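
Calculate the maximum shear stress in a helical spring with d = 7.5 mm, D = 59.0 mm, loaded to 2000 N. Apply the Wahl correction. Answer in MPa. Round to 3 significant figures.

846 MPa

Spring index C = D/d = 59.0/7.5 = 7.8667
K_W = (4C−1)/(4C−4) + 0.615/C = 30.467/27.467 + 0.0782 = 1.1874
τ₀ = 8FD/(πd³) = 8·2000·59.0/(π·7.5³) = 944000/1325.4 = 712.26 MPa
τ_max = K·τ₀ = 1.1874 × 712.26 = 845.74 MPa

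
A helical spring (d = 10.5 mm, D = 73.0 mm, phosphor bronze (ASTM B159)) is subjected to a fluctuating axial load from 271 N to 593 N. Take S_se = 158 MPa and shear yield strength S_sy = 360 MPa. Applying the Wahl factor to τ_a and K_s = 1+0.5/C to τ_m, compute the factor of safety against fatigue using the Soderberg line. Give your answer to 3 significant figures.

C = D/d = 73.0/10.5 = 6.9524; K_W = (4C−1)/(4C−4)+0.615/C = 1.2145; K_s = 1+0.5/C = 1.0719
F_a = (F_max−F_min)/2 = 161 N; F_m = (F_max+F_min)/2 = 432 N
τ_a = K_W·8F_aD/(πd³) = 1.2145 × 25.854 = 31.398 MPa
τ_m = K_s·8F_mD/(πd³) = 1.0719 × 69.371 = 74.36 MPa
Soderberg: 1/n_f = τ_a/S_se + τ_m/S_sy = 31.398/158 + 74.36/360 = 0.19872 + 0.20656 = 0.40528
n_f = 1/0.40528 = 2.467

2.47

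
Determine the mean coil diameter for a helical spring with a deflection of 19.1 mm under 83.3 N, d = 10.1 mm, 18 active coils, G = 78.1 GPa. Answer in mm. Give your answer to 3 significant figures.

Required rate k = F/δ = 83.3/19.1 = 4.3613 N/mm
D = (Gd⁴/(8N_a·k))^(1/3) = (78.1×10³·10.1⁴/(8·18·4.3613))^(1/3)
  = (1.29408e+06)^(1/3) = 108.9735 mm

109 mm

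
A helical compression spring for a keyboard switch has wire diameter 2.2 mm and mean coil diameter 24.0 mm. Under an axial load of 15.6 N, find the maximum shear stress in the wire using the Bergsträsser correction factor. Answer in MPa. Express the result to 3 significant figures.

Spring index C = D/d = 24.0/2.2 = 10.9091
K_B = (4C+2)/(4C−3) = 45.636/40.636 = 1.1230
τ₀ = 8FD/(πd³) = 8·15.6·24.0/(π·2.2³) = 2995.2/33.452 = 89.538 MPa
τ_max = K·τ₀ = 1.1230 × 89.538 = 100.56 MPa

101 MPa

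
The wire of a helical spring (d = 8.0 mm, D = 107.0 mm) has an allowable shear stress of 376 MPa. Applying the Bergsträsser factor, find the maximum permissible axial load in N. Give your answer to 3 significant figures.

643 N

C = D/d = 107.0/8.0 = 13.3750
K_B = (4C+2)/(4C−3) = 55.500/50.500 = 1.0990
τ_max = K·8FD/(πd³) → F_max = τ_allow·πd³/(8DK)
F_max = 376·π·8.0³/(8·107.0·1.0990) = 6.0479e+05/940.75 = 642.88 N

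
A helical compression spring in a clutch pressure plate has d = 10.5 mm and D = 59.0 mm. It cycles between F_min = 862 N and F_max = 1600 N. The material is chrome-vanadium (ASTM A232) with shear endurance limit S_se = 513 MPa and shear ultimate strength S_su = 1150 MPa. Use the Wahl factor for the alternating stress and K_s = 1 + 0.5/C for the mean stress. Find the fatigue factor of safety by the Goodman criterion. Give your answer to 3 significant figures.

C = D/d = 59.0/10.5 = 5.6190; K_W = (4C−1)/(4C−4)+0.615/C = 1.2718; K_s = 1+0.5/C = 1.0890
F_a = (F_max−F_min)/2 = 369 N; F_m = (F_max+F_min)/2 = 1231 N
τ_a = K_W·8F_aD/(πd³) = 1.2718 × 47.891 = 60.908 MPa
τ_m = K_s·8F_mD/(πd³) = 1.0890 × 159.77 = 173.98 MPa
Goodman: 1/n_f = τ_a/S_se + τ_m/S_su = 60.908/513 + 173.98/1150 = 0.11873 + 0.15129 = 0.27002
n_f = 1/0.27002 = 3.703

3.70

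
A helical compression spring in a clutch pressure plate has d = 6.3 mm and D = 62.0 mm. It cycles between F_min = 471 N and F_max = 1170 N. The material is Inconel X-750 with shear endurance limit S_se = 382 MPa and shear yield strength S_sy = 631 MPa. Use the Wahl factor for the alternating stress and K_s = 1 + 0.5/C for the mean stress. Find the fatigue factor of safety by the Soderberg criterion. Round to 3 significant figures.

0.656

C = D/d = 62.0/6.3 = 9.8413; K_W = (4C−1)/(4C−4)+0.615/C = 1.1473; K_s = 1+0.5/C = 1.0508
F_a = (F_max−F_min)/2 = 349.5 N; F_m = (F_max+F_min)/2 = 820.5 N
τ_a = K_W·8F_aD/(πd³) = 1.1473 × 220.68 = 253.19 MPa
τ_m = K_s·8F_mD/(πd³) = 1.0508 × 518.07 = 544.39 MPa
Soderberg: 1/n_f = τ_a/S_se + τ_m/S_sy = 253.19/382 + 544.39/631 = 0.66279 + 0.86274 = 1.5255
n_f = 1/1.5255 = 0.6555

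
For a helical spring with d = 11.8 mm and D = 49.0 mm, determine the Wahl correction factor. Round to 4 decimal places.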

_Assigned task_.
All records should be returned verbatim, none left out.

_Expected answer_.
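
Calculate the maximum shear stress in a helical spring with d = 7.5 mm, D = 59.0 mm, loaded to 2000 N. Apply the Wahl correction. Answer in MPa. Round to 3 significant figures.

846 MPa

Spring index C = D/d = 59.0/7.5 = 7.8667
K_W = (4C−1)/(4C−4) + 0.615/C = 30.467/27.467 + 0.0782 = 1.1874
τ₀ = 8FD/(πd³) = 8·2000·59.0/(π·7.5³) = 944000/1325.4 = 712.26 MPa
τ_max = K·τ₀ = 1.1874 × 712.26 = 845.74 MPa

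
A helical spring (d = 10.5 mm, D = 73.0 mm, phosphor bronze (ASTM B159)) is subjected to a fluctuating axial load from 271 N to 593 N. Take S_se = 158 MPa and shear yield strength S_sy = 360 MPa. Applying the Wahl factor to τ_a and K_s = 1+0.5/C to τ_m, compute the factor of safety against fatigue using the Soderberg line. Give your answer to 3 significant figures.

C = D/d = 73.0/10.5 = 6.9524; K_W = (4C−1)/(4C−4)+0.615/C = 1.2145; K_s = 1+0.5/C = 1.0719
F_a = (F_max−F_min)/2 = 161 N; F_m = (F_max+F_min)/2 = 432 N
τ_a = K_W·8F_aD/(πd³) = 1.2145 × 25.854 = 31.398 MPa
τ_m = K_s·8F_mD/(πd³) = 1.0719 × 69.371 = 74.36 MPa
Soderberg: 1/n_f = τ_a/S_se + τ_m/S_sy = 31.398/158 + 74.36/360 = 0.19872 + 0.20656 = 0.40528
n_f = 1/0.40528 = 2.467

2.47

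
Determine the mean coil diameter for a helical spring with a deflection of 19.1 mm under 83.3 N, d = 10.1 mm, 18 active coils, G = 78.1 GPa. Answer in mm. Give your answer to 3 significant figures.

Required rate k = F/δ = 83.3/19.1 = 4.3613 N/mm
D = (Gd⁴/(8N_a·k))^(1/3) = (78.1×10³·10.1⁴/(8·18·4.3613))^(1/3)
  = (1.29408e+06)^(1/3) = 108.9735 mm

109 mm

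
A helical compression spring for a keyboard switch has wire diameter 2.2 mm and mean coil diameter 24.0 mm. Under an axial load of 15.6 N, find the maximum shear stress in the wire using the Bergsträsser correction factor. Answer in MPa. Express the result to 3 significant figures.

Spring index C = D/d = 24.0/2.2 = 10.9091
K_B = (4C+2)/(4C−3) = 45.636/40.636 = 1.1230
τ₀ = 8FD/(πd³) = 8·15.6·24.0/(π·2.2³) = 2995.2/33.452 = 89.538 MPa
τ_max = K·τ₀ = 1.1230 × 89.538 = 100.56 MPa

101 MPa

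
The wire of a helical spring (d = 8.0 mm, D = 107.0 mm) has an allowable shear stress of 376 MPa. Applying the Bergsträsser factor, find the maximum permissible axial load in N. Give your answer to 3 significant figures.

643 N

C = D/d = 107.0/8.0 = 13.3750
K_B = (4C+2)/(4C−3) = 55.500/50.500 = 1.0990
τ_max = K·8FD/(πd³) → F_max = τ_allow·πd³/(8DK)
F_max = 376·π·8.0³/(8·107.0·1.0990) = 6.0479e+05/940.75 = 642.88 N

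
A helical compression spring in a clutch pressure plate has d = 10.5 mm and D = 59.0 mm. It cycles between F_min = 862 N and F_max = 1600 N. The material is chrome-vanadium (ASTM A232) with shear endurance limit S_se = 513 MPa and shear ultimate strength S_su = 1150 MPa. Use the Wahl factor for the alternating stress and K_s = 1 + 0.5/C for the mean stress. Find the fatigue factor of safety by the Goodman criterion. Give your answer to 3 significant figures.

C = D/d = 59.0/10.5 = 5.6190; K_W = (4C−1)/(4C−4)+0.615/C = 1.2718; K_s = 1+0.5/C = 1.0890
F_a = (F_max−F_min)/2 = 369 N; F_m = (F_max+F_min)/2 = 1231 N
τ_a = K_W·8F_aD/(πd³) = 1.2718 × 47.891 = 60.908 MPa
τ_m = K_s·8F_mD/(πd³) = 1.0890 × 159.77 = 173.98 MPa
Goodman: 1/n_f = τ_a/S_se + τ_m/S_su = 60.908/513 + 173.98/1150 = 0.11873 + 0.15129 = 0.27002
n_f = 1/0.27002 = 3.703

3.70

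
A helical compression spring in a clutch pressure plate has d = 6.3 mm and D = 62.0 mm. It cycles between F_min = 471 N and F_max = 1170 N. The material is Inconel X-750 with shear endurance limit S_se = 382 MPa and shear yield strength S_sy = 631 MPa. Use the Wahl factor for the alternating stress and K_s = 1 + 0.5/C for the mean stress. Find the fatigue factor of safety by the Soderberg criterion. Round to 3 significant figures.

0.656

C = D/d = 62.0/6.3 = 9.8413; K_W = (4C−1)/(4C−4)+0.615/C = 1.1473; K_s = 1+0.5/C = 1.0508
F_a = (F_max−F_min)/2 = 349.5 N; F_m = (F_max+F_min)/2 = 820.5 N
τ_a = K_W·8F_aD/(πd³) = 1.1473 × 220.68 = 253.19 MPa
τ_m = K_s·8F_mD/(πd³) = 1.0508 × 518.07 = 544.39 MPa
Soderberg: 1/n_f = τ_a/S_se + τ_m/S_sy = 253.19/382 + 544.39/631 = 0.66279 + 0.86274 = 1.5255
n_f = 1/1.5255 = 0.6555

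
For a helical spring with d = 11.8 mm and D = 49.0 mm, determine the Wahl correction factor. Round to 4 decimal places.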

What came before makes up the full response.